(Information provided begins)

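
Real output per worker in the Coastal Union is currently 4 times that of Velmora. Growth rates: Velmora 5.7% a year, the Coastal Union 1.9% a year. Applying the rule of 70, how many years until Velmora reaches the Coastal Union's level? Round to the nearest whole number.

approximately 37 years

The growth-rate gap is 5.7% − 1.9% = 3.8 percentage points.
So the ratio between them halves every 70/3.8 ≈ 18.42 years.
A 4 times gap closes after 2 halvings: 2 × 18.42 ≈ 37 years.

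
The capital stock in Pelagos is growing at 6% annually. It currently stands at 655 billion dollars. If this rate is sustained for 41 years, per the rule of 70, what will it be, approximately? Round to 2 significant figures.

roughly 7500 billion dollars

It doubles every 70/6 ≈ 11.67 years, so 41 years is 3.51 doublings.
2^3.51 ≈ 11.39; 655 × 11.39 ≈ 7500 billion dollars.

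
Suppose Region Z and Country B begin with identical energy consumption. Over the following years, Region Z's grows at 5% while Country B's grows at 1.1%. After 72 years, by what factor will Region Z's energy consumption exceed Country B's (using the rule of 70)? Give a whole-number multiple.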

(Information provided ends)

• **Work task**:
Copy each entry exactly.

• **Task answer**:
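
Real output per worker in the Coastal Union is currently 4 times that of Velmora. Growth rates: Velmora 5.7% a year, the Coastal Union 1.9% a year. Applying the rule of 70, how many years until Velmora reaches the Coastal Union's level? Round to the nearest whole number.

approximately 37 years

The growth-rate gap is 5.7% − 1.9% = 3.8 percentage points.
So the ratio between them halves every 70/3.8 ≈ 18.42 years.
A 4 times gap closes after 2 halvings: 2 × 18.42 ≈ 37 years.

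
The capital stock in Pelagos is growing at 6% annually. It currently stands at 655 billion dollars. If this rate is sustained for 41 years, per the rule of 70, what will it be, approximately? Round to 2 significant figures.

roughly 7500 billion dollars

It doubles every 70/6 ≈ 11.67 years, so 41 years is 3.51 doublings.
2^3.51 ≈ 11.39; 655 × 11.39 ≈ 7500 billion dollars.

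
Suppose Region Z and Country B begin with identical energy consumption. Over the following years, Region Z's grows at 5% while Country B's grows at 1.1%. After 72 years, by what factor will Region Z's energy consumption exceed Country B's (using the rule of 70)? Give a whole-number multiple.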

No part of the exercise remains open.